Records from a data source
= = =

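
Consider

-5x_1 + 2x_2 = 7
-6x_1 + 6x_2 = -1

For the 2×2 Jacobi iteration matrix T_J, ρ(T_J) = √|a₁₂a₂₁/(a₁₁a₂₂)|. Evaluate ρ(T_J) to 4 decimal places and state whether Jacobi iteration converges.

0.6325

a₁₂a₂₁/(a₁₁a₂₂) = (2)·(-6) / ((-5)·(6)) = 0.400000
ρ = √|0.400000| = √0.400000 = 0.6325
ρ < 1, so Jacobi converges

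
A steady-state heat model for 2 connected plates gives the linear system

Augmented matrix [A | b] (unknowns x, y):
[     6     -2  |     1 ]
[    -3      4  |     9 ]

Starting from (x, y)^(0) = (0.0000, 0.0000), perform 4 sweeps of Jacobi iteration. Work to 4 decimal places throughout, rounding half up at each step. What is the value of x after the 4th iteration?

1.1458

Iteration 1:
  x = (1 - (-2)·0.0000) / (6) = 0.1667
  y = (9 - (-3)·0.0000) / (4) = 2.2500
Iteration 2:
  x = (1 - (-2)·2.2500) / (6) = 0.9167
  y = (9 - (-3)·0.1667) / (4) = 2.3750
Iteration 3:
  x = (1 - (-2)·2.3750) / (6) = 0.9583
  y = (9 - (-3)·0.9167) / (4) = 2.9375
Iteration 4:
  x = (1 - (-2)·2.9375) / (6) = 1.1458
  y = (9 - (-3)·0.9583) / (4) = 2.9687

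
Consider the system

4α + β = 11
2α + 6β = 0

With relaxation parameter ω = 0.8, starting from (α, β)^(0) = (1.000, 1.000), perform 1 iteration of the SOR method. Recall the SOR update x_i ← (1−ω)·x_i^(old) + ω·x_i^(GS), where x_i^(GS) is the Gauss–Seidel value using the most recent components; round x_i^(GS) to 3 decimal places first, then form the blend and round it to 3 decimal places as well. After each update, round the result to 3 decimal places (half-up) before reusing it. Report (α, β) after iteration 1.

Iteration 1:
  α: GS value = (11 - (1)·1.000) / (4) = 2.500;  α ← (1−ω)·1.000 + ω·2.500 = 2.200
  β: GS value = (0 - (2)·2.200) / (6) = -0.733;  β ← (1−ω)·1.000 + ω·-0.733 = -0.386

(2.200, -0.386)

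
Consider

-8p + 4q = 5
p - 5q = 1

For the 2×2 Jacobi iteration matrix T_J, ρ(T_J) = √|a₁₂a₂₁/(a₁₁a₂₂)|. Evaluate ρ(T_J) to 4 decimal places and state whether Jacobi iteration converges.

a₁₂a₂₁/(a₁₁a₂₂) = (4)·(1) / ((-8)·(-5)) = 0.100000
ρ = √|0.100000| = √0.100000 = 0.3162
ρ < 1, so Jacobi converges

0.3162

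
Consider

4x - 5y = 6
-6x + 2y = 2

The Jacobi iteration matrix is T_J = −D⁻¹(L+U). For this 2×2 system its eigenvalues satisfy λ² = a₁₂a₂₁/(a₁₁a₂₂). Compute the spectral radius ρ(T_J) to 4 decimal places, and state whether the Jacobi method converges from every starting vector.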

= = =

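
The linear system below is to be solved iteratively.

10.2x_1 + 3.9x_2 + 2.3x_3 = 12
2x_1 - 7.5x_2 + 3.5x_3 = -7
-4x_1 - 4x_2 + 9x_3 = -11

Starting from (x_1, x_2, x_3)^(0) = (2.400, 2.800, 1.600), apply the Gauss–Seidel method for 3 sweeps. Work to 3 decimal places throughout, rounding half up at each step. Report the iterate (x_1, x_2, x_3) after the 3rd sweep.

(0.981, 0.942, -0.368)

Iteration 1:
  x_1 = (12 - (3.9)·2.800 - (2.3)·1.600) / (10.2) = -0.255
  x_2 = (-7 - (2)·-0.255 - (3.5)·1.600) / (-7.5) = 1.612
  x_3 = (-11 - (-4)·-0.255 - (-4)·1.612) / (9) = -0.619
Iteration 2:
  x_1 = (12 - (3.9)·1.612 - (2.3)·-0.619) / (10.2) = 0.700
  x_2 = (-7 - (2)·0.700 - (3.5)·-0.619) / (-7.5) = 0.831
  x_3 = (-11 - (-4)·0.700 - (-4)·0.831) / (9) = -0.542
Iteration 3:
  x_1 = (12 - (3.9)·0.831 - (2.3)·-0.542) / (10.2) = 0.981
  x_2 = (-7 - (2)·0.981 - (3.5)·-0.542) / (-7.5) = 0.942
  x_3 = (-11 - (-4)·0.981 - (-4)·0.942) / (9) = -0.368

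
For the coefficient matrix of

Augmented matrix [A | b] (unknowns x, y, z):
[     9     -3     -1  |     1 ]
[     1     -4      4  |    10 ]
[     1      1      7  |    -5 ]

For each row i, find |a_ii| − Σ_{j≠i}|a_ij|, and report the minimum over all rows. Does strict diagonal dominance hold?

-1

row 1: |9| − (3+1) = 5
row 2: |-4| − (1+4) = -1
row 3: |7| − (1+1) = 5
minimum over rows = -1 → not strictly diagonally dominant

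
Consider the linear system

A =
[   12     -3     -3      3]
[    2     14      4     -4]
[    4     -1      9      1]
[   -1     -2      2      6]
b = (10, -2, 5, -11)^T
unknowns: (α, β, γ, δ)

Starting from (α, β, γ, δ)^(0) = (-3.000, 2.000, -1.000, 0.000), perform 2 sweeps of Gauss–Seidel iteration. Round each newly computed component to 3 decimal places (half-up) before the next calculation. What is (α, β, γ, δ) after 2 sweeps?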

= = =

What this task involves ▸ Transcribe each line of the data above, unaltered, from the one where "Starting from (x, y)^(0)" appears to the one where "The Jacobi iteration" appears, inclusive of both.

Output below ▸
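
Starting from (x, y)^(0) = (0.0000, 0.0000), perform 4 sweeps of Jacobi iteration. Work to 4 decimal places throughout, rounding half up at each step. What is the value of x after the 4th iteration?

1.1458

Iteration 1:
  x = (1 - (-2)·0.0000) / (6) = 0.1667
  y = (9 - (-3)·0.0000) / (4) = 2.2500
Iteration 2:
  x = (1 - (-2)·2.2500) / (6) = 0.9167
  y = (9 - (-3)·0.1667) / (4) = 2.3750
Iteration 3:
  x = (1 - (-2)·2.3750) / (6) = 0.9583
  y = (9 - (-3)·0.9167) / (4) = 2.9375
Iteration 4:
  x = (1 - (-2)·2.9375) / (6) = 1.1458
  y = (9 - (-3)·0.9583) / (4) = 2.9687

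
Consider the system

4α + β = 11
2α + 6β = 0

With relaxation parameter ω = 0.8, starting from (α, β)^(0) = (1.000, 1.000), perform 1 iteration of the SOR method. Recall the SOR update x_i ← (1−ω)·x_i^(old) + ω·x_i^(GS), where x_i^(GS) is the Gauss–Seidel value using the most recent components; round x_i^(GS) to 3 decimal places first, then form the blend and round it to 3 decimal places as well. After each update, round the result to 3 decimal places (half-up) before reusing it. Report (α, β) after iteration 1.

Iteration 1:
  α: GS value = (11 - (1)·1.000) / (4) = 2.500;  α ← (1−ω)·1.000 + ω·2.500 = 2.200
  β: GS value = (0 - (2)·2.200) / (6) = -0.733;  β ← (1−ω)·1.000 + ω·-0.733 = -0.386

(2.200, -0.386)

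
Consider

-8p + 4q = 5
p - 5q = 1

For the 2×2 Jacobi iteration matrix T_J, ρ(T_J) = √|a₁₂a₂₁/(a₁₁a₂₂)|. Evaluate ρ(T_J) to 4 decimal places and state whether Jacobi iteration converges.

a₁₂a₂₁/(a₁₁a₂₂) = (4)·(1) / ((-8)·(-5)) = 0.100000
ρ = √|0.100000| = √0.100000 = 0.3162
ρ < 1, so Jacobi converges

0.3162

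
Consider

4x - 5y = 6
-6x + 2y = 2

The Jacobi iteration matrix is T_J = −D⁻¹(L+U). For this 2×2 system its eigenvalues satisfy λ² = a₁₂a₂₁/(a₁₁a₂₂). Compute the spectral radius ρ(T_J) to 4 decimal places, and state whether the Jacobi method converges from every starting vector.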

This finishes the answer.